● TASK OBJECTIVE
Reproduce the following records exactly from the line containing "A method for PBMC" onward, ending with the last line and including it.

*** Begin section ***

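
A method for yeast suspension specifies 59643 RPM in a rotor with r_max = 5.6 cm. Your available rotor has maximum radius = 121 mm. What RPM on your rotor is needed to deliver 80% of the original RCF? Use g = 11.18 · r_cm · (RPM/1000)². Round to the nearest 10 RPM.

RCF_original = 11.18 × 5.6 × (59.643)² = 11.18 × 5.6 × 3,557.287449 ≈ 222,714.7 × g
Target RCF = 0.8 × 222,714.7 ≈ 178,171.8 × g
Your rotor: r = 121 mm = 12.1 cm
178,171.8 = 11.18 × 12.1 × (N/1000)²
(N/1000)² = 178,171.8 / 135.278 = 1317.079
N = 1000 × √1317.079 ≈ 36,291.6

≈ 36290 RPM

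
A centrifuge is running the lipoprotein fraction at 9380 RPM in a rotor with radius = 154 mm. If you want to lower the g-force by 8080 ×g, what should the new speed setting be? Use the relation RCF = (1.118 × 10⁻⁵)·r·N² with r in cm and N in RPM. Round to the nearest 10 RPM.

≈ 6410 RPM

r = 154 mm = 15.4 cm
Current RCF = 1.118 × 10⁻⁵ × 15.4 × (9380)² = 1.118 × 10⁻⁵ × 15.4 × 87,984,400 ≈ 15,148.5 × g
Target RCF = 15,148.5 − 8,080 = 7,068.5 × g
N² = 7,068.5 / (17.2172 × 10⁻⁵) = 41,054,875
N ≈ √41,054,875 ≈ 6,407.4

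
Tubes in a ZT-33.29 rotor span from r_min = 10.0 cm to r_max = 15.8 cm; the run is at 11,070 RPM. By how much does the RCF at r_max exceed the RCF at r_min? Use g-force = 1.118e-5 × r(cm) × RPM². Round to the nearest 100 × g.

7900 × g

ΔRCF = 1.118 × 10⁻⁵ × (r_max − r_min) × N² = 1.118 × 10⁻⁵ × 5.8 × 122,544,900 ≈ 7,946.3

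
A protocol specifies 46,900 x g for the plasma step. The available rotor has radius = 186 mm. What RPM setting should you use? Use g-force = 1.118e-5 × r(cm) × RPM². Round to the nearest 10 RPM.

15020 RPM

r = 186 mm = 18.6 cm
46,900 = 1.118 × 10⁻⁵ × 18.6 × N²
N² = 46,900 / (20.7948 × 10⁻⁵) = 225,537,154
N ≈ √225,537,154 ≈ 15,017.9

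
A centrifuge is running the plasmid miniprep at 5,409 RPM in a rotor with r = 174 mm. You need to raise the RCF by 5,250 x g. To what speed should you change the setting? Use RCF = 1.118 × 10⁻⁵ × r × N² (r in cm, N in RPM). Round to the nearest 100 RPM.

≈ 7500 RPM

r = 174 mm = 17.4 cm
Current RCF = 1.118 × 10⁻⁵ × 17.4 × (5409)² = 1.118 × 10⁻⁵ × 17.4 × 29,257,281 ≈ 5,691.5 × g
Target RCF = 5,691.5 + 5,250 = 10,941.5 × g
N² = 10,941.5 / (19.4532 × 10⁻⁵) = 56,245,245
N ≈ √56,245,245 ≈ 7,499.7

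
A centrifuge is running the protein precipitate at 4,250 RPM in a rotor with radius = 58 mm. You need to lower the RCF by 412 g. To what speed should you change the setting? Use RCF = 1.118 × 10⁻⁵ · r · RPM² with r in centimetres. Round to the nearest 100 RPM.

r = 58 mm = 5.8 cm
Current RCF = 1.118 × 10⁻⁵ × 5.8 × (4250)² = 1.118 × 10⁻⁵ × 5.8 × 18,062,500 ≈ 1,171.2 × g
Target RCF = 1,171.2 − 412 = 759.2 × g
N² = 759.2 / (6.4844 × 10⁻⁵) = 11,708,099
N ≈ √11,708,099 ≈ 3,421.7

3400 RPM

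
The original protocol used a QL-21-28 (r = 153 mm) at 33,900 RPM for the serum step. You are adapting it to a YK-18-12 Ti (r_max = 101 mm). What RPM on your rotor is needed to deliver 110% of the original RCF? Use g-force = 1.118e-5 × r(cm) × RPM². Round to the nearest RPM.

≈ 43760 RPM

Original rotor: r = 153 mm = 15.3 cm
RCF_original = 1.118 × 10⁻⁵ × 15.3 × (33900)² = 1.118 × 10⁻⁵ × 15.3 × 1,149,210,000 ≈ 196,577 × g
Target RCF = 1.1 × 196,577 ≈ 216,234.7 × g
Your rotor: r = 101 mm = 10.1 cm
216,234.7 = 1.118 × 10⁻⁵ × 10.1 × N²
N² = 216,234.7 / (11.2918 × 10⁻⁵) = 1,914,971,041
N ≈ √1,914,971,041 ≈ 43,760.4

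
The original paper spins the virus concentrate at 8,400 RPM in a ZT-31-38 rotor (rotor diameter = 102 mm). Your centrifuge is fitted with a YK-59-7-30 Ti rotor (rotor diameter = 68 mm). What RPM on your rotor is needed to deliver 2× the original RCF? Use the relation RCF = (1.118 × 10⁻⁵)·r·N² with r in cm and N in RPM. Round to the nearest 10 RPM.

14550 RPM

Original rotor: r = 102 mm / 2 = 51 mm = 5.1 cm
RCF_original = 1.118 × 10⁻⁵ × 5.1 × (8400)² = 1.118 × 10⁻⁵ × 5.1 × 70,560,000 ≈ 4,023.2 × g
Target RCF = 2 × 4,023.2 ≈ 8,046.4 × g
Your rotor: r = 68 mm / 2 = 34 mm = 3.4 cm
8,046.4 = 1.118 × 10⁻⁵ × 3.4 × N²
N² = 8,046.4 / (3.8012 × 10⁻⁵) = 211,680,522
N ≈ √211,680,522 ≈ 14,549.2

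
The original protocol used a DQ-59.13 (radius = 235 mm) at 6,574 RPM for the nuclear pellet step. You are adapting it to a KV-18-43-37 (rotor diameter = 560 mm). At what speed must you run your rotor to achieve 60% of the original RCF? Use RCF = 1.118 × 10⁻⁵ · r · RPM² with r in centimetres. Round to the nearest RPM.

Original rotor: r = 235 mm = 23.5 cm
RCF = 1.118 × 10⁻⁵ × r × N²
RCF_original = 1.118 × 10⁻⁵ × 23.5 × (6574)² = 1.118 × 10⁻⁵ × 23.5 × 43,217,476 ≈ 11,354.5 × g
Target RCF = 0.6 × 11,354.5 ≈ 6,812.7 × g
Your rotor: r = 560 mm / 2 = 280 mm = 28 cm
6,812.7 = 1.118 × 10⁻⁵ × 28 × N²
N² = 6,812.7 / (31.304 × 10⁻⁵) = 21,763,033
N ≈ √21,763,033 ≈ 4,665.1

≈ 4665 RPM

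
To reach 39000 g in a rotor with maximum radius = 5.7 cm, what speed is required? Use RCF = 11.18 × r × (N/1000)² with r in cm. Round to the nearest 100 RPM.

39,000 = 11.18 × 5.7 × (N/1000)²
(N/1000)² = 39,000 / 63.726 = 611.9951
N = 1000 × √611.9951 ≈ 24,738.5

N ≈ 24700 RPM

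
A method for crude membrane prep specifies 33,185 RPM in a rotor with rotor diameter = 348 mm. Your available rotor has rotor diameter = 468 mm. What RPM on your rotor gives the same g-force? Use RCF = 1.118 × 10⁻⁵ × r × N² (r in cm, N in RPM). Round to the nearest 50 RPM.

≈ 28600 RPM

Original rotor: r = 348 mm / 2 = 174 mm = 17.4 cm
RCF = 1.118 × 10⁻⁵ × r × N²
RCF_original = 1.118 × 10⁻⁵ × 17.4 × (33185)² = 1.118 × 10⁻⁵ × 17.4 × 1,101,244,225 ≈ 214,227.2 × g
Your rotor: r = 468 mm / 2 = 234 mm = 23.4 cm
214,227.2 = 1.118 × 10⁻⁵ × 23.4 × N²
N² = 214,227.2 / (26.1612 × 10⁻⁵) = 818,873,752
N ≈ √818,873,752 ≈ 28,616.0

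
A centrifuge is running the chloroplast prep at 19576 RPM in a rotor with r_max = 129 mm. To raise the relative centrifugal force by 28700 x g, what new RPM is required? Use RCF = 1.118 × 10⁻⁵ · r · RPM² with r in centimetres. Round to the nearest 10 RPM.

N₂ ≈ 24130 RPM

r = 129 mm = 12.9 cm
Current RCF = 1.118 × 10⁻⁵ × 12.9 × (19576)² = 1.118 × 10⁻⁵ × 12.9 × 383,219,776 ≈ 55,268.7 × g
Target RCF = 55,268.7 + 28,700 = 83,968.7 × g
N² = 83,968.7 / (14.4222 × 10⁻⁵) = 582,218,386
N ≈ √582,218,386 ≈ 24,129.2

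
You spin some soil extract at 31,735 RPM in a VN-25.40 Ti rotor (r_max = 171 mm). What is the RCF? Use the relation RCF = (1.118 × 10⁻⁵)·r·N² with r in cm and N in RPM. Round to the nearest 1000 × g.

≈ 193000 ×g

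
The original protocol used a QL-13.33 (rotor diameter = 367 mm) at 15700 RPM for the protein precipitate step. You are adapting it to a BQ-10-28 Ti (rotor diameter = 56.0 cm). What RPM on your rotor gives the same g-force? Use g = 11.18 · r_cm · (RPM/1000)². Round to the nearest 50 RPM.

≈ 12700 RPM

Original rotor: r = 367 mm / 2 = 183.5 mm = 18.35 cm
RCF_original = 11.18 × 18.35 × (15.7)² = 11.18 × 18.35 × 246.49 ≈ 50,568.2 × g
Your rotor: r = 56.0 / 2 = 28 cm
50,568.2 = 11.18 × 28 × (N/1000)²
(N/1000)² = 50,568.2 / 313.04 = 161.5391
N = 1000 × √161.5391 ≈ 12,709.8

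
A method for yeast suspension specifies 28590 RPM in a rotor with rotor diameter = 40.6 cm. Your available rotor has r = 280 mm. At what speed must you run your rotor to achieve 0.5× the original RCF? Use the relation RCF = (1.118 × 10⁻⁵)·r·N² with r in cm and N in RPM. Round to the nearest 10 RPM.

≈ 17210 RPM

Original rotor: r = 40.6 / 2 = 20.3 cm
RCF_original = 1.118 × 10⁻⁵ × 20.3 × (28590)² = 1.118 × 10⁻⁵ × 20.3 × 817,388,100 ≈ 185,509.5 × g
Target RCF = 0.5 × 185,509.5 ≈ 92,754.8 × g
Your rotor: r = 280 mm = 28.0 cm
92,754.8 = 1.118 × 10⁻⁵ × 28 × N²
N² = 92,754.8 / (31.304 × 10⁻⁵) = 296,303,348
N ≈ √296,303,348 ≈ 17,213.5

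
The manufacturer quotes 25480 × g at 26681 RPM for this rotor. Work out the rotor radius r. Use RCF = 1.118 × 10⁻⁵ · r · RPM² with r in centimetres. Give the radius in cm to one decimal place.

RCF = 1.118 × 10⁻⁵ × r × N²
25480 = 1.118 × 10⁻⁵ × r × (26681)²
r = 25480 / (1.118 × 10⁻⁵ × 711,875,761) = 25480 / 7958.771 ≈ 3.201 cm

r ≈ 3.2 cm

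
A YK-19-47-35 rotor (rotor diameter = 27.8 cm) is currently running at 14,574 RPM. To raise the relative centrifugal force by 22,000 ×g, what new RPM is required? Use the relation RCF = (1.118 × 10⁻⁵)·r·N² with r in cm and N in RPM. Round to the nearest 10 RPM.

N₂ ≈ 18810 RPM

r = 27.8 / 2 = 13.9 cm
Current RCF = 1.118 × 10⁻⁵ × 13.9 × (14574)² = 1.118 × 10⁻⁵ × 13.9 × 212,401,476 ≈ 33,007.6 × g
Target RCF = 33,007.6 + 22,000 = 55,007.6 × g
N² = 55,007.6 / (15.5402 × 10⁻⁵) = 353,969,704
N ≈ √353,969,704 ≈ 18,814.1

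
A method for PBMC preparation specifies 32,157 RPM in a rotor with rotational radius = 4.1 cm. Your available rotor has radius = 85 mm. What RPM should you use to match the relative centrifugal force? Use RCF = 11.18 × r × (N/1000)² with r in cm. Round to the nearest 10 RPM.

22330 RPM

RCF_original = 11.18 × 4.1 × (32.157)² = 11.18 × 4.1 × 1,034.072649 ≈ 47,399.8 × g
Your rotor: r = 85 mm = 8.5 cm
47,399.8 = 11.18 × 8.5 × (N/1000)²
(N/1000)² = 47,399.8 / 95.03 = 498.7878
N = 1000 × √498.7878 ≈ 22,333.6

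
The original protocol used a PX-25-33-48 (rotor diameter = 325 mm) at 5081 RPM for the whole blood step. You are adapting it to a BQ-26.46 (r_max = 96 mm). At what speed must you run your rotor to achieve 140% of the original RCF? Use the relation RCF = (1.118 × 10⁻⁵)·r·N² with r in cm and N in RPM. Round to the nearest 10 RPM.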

*** End section ***

● WRITTEN SOLUTION
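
A method for PBMC preparation specifies 32,157 RPM in a rotor with rotational radius = 4.1 cm. Your available rotor has radius = 85 mm. What RPM should you use to match the relative centrifugal force? Use RCF = 11.18 × r × (N/1000)² with r in cm. Round to the nearest 10 RPM.

22330 RPM

RCF_original = 11.18 × 4.1 × (32.157)² = 11.18 × 4.1 × 1,034.072649 ≈ 47,399.8 × g
Your rotor: r = 85 mm = 8.5 cm
47,399.8 = 11.18 × 8.5 × (N/1000)²
(N/1000)² = 47,399.8 / 95.03 = 498.7878
N = 1000 × √498.7878 ≈ 22,333.6

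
The original protocol used a PX-25-33-48 (rotor diameter = 325 mm) at 5081 RPM for the whole blood step. You are adapting it to a BQ-26.46 (r_max = 96 mm). At what speed must you run your rotor to achieve 140% of the original RCF? Use the relation RCF = (1.118 × 10⁻⁵)·r·N² with r in cm and N in RPM. Round to the nearest 10 RPM.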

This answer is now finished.